*About this exercise*. Only the lines from the top of the data through the line containing "t=8: -4 +3 +5 +5 +5" should be duplicated, exactly as they appear.
(Input material Opens)
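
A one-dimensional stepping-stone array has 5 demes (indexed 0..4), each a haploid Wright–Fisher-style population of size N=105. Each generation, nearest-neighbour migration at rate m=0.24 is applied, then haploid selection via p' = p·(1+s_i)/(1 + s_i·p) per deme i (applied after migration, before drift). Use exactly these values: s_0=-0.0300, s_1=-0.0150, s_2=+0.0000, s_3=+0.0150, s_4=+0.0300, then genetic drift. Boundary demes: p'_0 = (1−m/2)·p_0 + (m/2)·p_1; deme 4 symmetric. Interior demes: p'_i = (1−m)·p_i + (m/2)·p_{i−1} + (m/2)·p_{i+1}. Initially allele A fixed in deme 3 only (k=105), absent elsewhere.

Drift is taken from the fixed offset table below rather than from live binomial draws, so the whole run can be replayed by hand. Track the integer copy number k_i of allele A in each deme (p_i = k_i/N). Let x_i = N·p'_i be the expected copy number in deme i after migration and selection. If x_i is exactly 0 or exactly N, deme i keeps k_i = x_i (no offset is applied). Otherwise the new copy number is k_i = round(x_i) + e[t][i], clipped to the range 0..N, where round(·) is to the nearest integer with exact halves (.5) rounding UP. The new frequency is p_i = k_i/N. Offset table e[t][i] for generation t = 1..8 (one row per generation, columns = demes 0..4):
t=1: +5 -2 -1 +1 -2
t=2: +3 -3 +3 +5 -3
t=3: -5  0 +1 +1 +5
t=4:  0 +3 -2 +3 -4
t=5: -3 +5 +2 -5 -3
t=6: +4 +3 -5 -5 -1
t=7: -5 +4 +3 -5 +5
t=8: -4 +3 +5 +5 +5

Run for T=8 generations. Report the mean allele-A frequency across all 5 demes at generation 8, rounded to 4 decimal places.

0.2495

t=0: k=[0 0 0 105 0]
t=1: x=[0.0000 0.0000 12.6000 80.0840 12.9314] k=[0 0 12 81 11]
t=2: x=[0.0000 1.4187 18.8400 64.6904 19.8719] k=[0 0 22 70 17]
t=3: x=[0.0000 2.6014 25.1200 58.2664 23.9013] k=[0 3 26 59 29]
t=4: x=[0.3492 5.3231 27.2000 51.8307 33.2681] k=[0 8 25 55 29]
t=5: x=[0.9315 8.9554 26.5600 48.6685 32.7827] k=[0 14 29 44 30]
t=6: x=[1.6304 13.9363 29.0000 40.8911 32.3377] k=[6 17 24 36 31]
t=7: x=[7.1153 16.3107 24.6000 34.3030 32.2568] k=[2 20 28 29 37]
t=8: x=[4.0400 18.5679 27.1600 30.1590 36.7429] k=[0 22 32 35 42]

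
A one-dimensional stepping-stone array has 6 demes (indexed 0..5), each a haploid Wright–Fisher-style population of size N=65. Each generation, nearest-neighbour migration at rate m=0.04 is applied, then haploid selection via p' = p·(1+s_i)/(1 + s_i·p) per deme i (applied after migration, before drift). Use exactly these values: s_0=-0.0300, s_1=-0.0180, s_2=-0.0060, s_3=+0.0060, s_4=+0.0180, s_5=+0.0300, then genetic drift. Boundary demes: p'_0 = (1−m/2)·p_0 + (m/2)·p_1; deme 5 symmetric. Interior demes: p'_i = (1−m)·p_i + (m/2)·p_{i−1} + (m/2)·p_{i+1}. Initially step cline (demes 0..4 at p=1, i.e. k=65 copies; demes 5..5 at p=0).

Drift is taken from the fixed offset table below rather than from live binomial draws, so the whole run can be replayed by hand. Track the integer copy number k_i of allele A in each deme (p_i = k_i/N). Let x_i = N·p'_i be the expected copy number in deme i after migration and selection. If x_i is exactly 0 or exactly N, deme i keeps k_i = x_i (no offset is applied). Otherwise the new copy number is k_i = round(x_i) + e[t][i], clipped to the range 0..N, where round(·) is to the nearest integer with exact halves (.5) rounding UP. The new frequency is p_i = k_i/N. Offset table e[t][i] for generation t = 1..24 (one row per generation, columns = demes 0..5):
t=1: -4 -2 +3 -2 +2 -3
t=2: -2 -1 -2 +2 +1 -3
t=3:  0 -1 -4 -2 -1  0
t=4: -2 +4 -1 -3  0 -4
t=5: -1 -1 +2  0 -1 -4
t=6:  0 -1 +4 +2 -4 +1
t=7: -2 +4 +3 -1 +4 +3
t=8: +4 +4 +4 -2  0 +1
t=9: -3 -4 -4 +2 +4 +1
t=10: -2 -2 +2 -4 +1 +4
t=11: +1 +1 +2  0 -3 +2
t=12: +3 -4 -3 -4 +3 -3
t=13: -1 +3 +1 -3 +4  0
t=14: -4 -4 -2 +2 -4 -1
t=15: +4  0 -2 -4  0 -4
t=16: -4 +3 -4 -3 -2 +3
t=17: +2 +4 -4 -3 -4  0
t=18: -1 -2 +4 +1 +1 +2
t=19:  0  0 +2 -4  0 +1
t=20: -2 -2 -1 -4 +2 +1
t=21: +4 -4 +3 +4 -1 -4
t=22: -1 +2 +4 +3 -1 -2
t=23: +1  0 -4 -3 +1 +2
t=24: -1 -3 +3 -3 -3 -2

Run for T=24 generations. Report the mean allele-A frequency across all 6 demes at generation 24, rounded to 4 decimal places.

0.7436

t=0: k=[65 65 65 65 65 0]
t=1: x=[65.0000 65.0000 65.0000 65.0000 63.7225 1.3382] k=[65 65 65 65 65 0]
t=2: x=[65.0000 65.0000 65.0000 65.0000 63.7225 1.3382] k=[65 65 65 65 65 0]
t=3: x=[65.0000 65.0000 65.0000 65.0000 63.7225 1.3382] k=[65 65 65 65 63 1]
t=4: x=[65.0000 65.0000 65.0000 64.9602 61.8538 2.3048] k=[65 65 65 62 62 0]
t=5: x=[65.0000 65.0000 64.9396 62.0767 60.8302 1.2765] k=[65 65 65 62 60 0]
t=6: x=[65.0000 65.0000 64.9396 62.0370 58.9388 1.2353] k=[65 65 65 64 55 2]
t=7: x=[65.0000 65.0000 64.9799 63.8468 54.2807 3.1474] k=[65 65 65 63 58 6]
t=8: x=[65.0000 65.0000 64.9598 62.9519 57.1835 7.2277] k=[65 65 65 61 57 8]
t=9: x=[65.0000 65.0000 64.9195 61.0224 56.2361 9.2112] k=[65 65 61 63 60 10]
t=10: x=[65.0000 64.9185 61.0980 62.9121 59.1556 11.2728] k=[65 63 63 59 60 15]
t=11: x=[64.9588 63.0052 62.9078 59.1320 59.1753 16.2577] k=[65 64 65 59 56 18]
t=12: x=[64.9794 64.0227 64.8592 59.0922 55.4463 19.1569] k=[65 60 62 55 58 16]
t=13: x=[64.8969 60.0577 61.8017 55.2497 57.2230 17.2114] k=[64 63 63 52 61 17]
t=14: x=[63.9490 62.9848 62.7671 52.4607 60.0226 18.2657] k=[60 59 61 54 56 17]
t=15: x=[59.8371 58.9612 60.7964 54.2338 55.3278 18.1643] k=[64 59 59 50 55 14]
t=16: x=[63.8666 59.0018 58.7863 50.3480 54.2411 15.1609] k=[60 62 55 47 52 18]
t=17: x=[59.8986 61.7646 54.9289 47.3371 51.4127 19.0759] k=[62 65 51 44 47 19]
t=18: x=[61.9733 64.6538 51.0743 44.2845 46.6161 19.9665] k=[61 63 55 45 48 22]
t=19: x=[60.9252 62.7611 54.9088 45.3421 47.6479 22.9570] k=[61 63 57 41 48 24]
t=20: x=[60.9252 62.8017 56.7568 41.5497 47.6082 24.9327] k=[59 61 56 38 50 26]
t=21: x=[58.8730 60.7890 55.6921 38.6937 49.4916 26.9451] k=[63 57 59 43 48 23]
t=22: x=[62.8166 57.0339 58.6054 43.5061 47.6280 23.9453] k=[62 59 63 47 47 22]
t=23: x=[61.8499 59.0424 62.5861 47.3969 46.7352 22.9368] k=[63 59 59 44 48 25]
t=24: x=[62.8578 58.9815 58.6657 44.4641 47.6875 25.9192] k=[62 56 62 41 45 24]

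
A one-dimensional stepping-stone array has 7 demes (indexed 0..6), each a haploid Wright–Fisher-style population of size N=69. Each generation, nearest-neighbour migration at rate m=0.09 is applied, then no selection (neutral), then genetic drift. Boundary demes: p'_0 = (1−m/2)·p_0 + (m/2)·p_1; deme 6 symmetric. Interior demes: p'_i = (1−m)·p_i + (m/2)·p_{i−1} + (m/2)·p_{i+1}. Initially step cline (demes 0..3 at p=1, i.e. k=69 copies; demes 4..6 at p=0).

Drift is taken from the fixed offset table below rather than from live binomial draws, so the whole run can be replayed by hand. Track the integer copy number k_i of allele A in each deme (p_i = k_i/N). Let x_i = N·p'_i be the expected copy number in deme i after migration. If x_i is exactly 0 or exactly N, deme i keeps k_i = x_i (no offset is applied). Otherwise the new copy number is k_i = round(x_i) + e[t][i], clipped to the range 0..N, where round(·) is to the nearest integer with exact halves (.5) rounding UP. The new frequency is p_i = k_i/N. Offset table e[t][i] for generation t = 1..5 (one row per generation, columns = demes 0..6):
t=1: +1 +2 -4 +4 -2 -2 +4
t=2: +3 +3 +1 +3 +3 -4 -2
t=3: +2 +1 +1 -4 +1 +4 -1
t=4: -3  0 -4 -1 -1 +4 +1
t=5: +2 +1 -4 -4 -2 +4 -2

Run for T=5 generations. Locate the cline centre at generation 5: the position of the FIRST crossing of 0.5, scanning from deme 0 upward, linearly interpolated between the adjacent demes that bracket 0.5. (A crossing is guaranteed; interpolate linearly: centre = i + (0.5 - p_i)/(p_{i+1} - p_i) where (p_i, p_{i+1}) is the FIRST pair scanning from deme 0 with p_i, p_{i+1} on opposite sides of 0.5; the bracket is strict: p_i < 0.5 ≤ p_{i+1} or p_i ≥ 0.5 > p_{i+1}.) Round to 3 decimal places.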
(Input material Closes)
*Output below*.
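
A one-dimensional stepping-stone array has 5 demes (indexed 0..4), each a haploid Wright–Fisher-style population of size N=105. Each generation, nearest-neighbour migration at rate m=0.24 is applied, then haploid selection via p' = p·(1+s_i)/(1 + s_i·p) per deme i (applied after migration, before drift). Use exactly these values: s_0=-0.0300, s_1=-0.0150, s_2=+0.0000, s_3=+0.0150, s_4=+0.0300, then genetic drift. Boundary demes: p'_0 = (1−m/2)·p_0 + (m/2)·p_1; deme 4 symmetric. Interior demes: p'_i = (1−m)·p_i + (m/2)·p_{i−1} + (m/2)·p_{i+1}. Initially allele A fixed in deme 3 only (k=105), absent elsewhere.

Drift is taken from the fixed offset table below rather than from live binomial draws, so the whole run can be replayed by hand. Track the integer copy number k_i of allele A in each deme (p_i = k_i/N). Let x_i = N·p'_i be the expected copy number in deme i after migration and selection. If x_i is exactly 0 or exactly N, deme i keeps k_i = x_i (no offset is applied). Otherwise the new copy number is k_i = round(x_i) + e[t][i], clipped to the range 0..N, where round(·) is to the nearest integer with exact halves (.5) rounding UP. The new frequency is p_i = k_i/N. Offset table e[t][i] for generation t = 1..8 (one row per generation, columns = demes 0..4):
t=1: +5 -2 -1 +1 -2
t=2: +3 -3 +3 +5 -3
t=3: -5  0 +1 +1 +5
t=4:  0 +3 -2 +3 -4
t=5: -3 +5 +2 -5 -3
t=6: +4 +3 -5 -5 -1
t=7: -5 +4 +3 -5 +5
t=8: -4 +3 +5 +5 +5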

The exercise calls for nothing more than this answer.